Saved entries:

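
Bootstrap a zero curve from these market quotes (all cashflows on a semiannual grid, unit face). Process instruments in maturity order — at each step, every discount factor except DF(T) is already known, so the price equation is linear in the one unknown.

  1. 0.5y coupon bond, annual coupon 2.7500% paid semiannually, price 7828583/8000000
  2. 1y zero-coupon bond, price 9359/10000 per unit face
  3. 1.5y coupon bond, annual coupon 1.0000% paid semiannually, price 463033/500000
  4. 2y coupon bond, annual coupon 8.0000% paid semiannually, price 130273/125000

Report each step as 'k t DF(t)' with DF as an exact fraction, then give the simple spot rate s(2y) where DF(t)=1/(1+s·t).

1 1/2 9653/10000
2 1 9359/10000
3 3/2 114/125
4 2 8939/10000
s(2y) = (1/(8939/10000) − 1)/(2) = 1061/17878 ≈ 5.9347%

step 1 [0.5y] bond c/2=11/800: DF=(7828583/8000000 − 11/800·(0))/(1+11/800) = 9653/10000 ≈ 0.965300
step 2 [1y] zero: DF = P = 9359/10000 ≈ 0.935900
step 3 [1.5y] bond c/2=1/200: DF=(463033/500000 − 1/200·(0.965300+0.935900))/(1+1/200) = 114/125 ≈ 0.912000
step 4 [2y] bond c/2=1/25: DF=(130273/125000 − 1/25·(0.965300+0.935900+0.912000))/(1+1/25) = 8939/10000 ≈ 0.893900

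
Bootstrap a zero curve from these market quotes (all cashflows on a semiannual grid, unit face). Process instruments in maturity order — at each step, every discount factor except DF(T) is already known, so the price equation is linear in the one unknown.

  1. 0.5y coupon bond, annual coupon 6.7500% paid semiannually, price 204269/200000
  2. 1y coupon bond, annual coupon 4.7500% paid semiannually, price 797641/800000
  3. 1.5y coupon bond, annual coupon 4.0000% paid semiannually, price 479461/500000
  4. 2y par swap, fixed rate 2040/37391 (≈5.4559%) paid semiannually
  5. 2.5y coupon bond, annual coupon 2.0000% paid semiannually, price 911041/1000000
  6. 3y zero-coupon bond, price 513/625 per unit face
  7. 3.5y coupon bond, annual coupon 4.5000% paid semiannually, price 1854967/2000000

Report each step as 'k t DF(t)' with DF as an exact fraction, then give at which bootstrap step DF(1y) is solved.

1 1/2 247/250
2 1 951/1000
3 3/2 9021/10000
4 2 449/500
5 5/2 173/200
6 3 513/625
7 7/2 7877/10000
DF(1y) is solved at step 2

step 1 [0.5y] bond c/2=27/800: DF=(204269/200000 − 27/800·(0))/(1+27/800) = 247/250 ≈ 0.988000
step 2 [1y] bond c/2=19/800: DF=(797641/800000 − 19/800·(0.988000))/(1+19/800) = 951/1000 ≈ 0.951000
step 3 [1.5y] bond c/2=1/50: DF=(479461/500000 − 1/50·(0.988000+0.951000))/(1+1/50) = 9021/10000 ≈ 0.902100
step 4 [2y] swap r/2=1020/37391: DF=(1 − 1020/37391·(0.988000+0.951000+0.902100))/(1+1020/37391) = 449/500 ≈ 0.898000
step 5 [2.5y] bond c/2=1/100: DF=(911041/1000000 − 1/100·(0.988000+0.951000+0.902100+0.898000))/(1+1/100) = 173/200 ≈ 0.865000
step 6 [3y] zero: DF = P = 513/625 ≈ 0.820800
step 7 [3.5y] bond c/2=9/400: DF=(1854967/2000000 − 9/400·(0.988000+0.951000+0.902100+0.898000+0.865000+0.820800))/(1+9/400) = 7877/10000 ≈ 0.787700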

**AIM OF THE EXERCISE:** Your answer should repeat every entry exactly.

**ANSWER SPACE:**
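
Bootstrap a zero curve from these market quotes (all cashflows on a semiannual grid, unit face). Process instruments in maturity order — at each step, every discount factor except DF(T) is already known, so the price equation is linear in the one unknown.

  1. 0.5y coupon bond, annual coupon 2.7500% paid semiannually, price 7828583/8000000
  2. 1y zero-coupon bond, price 9359/10000 per unit face
  3. 1.5y coupon bond, annual coupon 1.0000% paid semiannually, price 463033/500000
  4. 2y coupon bond, annual coupon 8.0000% paid semiannually, price 130273/125000

Report each step as 'k t DF(t)' with DF as an exact fraction, then give the simple spot rate s(2y) where DF(t)=1/(1+s·t).

1 1/2 9653/10000
2 1 9359/10000
3 3/2 114/125
4 2 8939/10000
s(2y) = (1/(8939/10000) − 1)/(2) = 1061/17878 ≈ 5.9347%

step 1 [0.5y] bond c/2=11/800: DF=(7828583/8000000 − 11/800·(0))/(1+11/800) = 9653/10000 ≈ 0.965300
step 2 [1y] zero: DF = P = 9359/10000 ≈ 0.935900
step 3 [1.5y] bond c/2=1/200: DF=(463033/500000 − 1/200·(0.965300+0.935900))/(1+1/200) = 114/125 ≈ 0.912000
step 4 [2y] bond c/2=1/25: DF=(130273/125000 − 1/25·(0.965300+0.935900+0.912000))/(1+1/25) = 8939/10000 ≈ 0.893900

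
Bootstrap a zero curve from these market quotes (all cashflows on a semiannual grid, unit face). Process instruments in maturity order — at each step, every discount factor except DF(T) is already known, so the price equation is linear in the one unknown.

  1. 0.5y coupon bond, annual coupon 6.7500% paid semiannually, price 204269/200000
  2. 1y coupon bond, annual coupon 4.7500% paid semiannually, price 797641/800000
  3. 1.5y coupon bond, annual coupon 4.0000% paid semiannually, price 479461/500000
  4. 2y par swap, fixed rate 2040/37391 (≈5.4559%) paid semiannually
  5. 2.5y coupon bond, annual coupon 2.0000% paid semiannually, price 911041/1000000
  6. 3y zero-coupon bond, price 513/625 per unit face
  7. 3.5y coupon bond, annual coupon 4.5000% paid semiannually, price 1854967/2000000

Report each step as 'k t DF(t)' with DF as an exact fraction, then give at which bootstrap step DF(1y) is solved.

1 1/2 247/250
2 1 951/1000
3 3/2 9021/10000
4 2 449/500
5 5/2 173/200
6 3 513/625
7 7/2 7877/10000
DF(1y) is solved at step 2

step 1 [0.5y] bond c/2=27/800: DF=(204269/200000 − 27/800·(0))/(1+27/800) = 247/250 ≈ 0.988000
step 2 [1y] bond c/2=19/800: DF=(797641/800000 − 19/800·(0.988000))/(1+19/800) = 951/1000 ≈ 0.951000
step 3 [1.5y] bond c/2=1/50: DF=(479461/500000 − 1/50·(0.988000+0.951000))/(1+1/50) = 9021/10000 ≈ 0.902100
step 4 [2y] swap r/2=1020/37391: DF=(1 − 1020/37391·(0.988000+0.951000+0.902100))/(1+1020/37391) = 449/500 ≈ 0.898000
step 5 [2.5y] bond c/2=1/100: DF=(911041/1000000 − 1/100·(0.988000+0.951000+0.902100+0.898000))/(1+1/100) = 173/200 ≈ 0.865000
step 6 [3y] zero: DF = P = 513/625 ≈ 0.820800
step 7 [3.5y] bond c/2=9/400: DF=(1854967/2000000 − 9/400·(0.988000+0.951000+0.902100+0.898000+0.865000+0.820800))/(1+9/400) = 7877/10000 ≈ 0.787700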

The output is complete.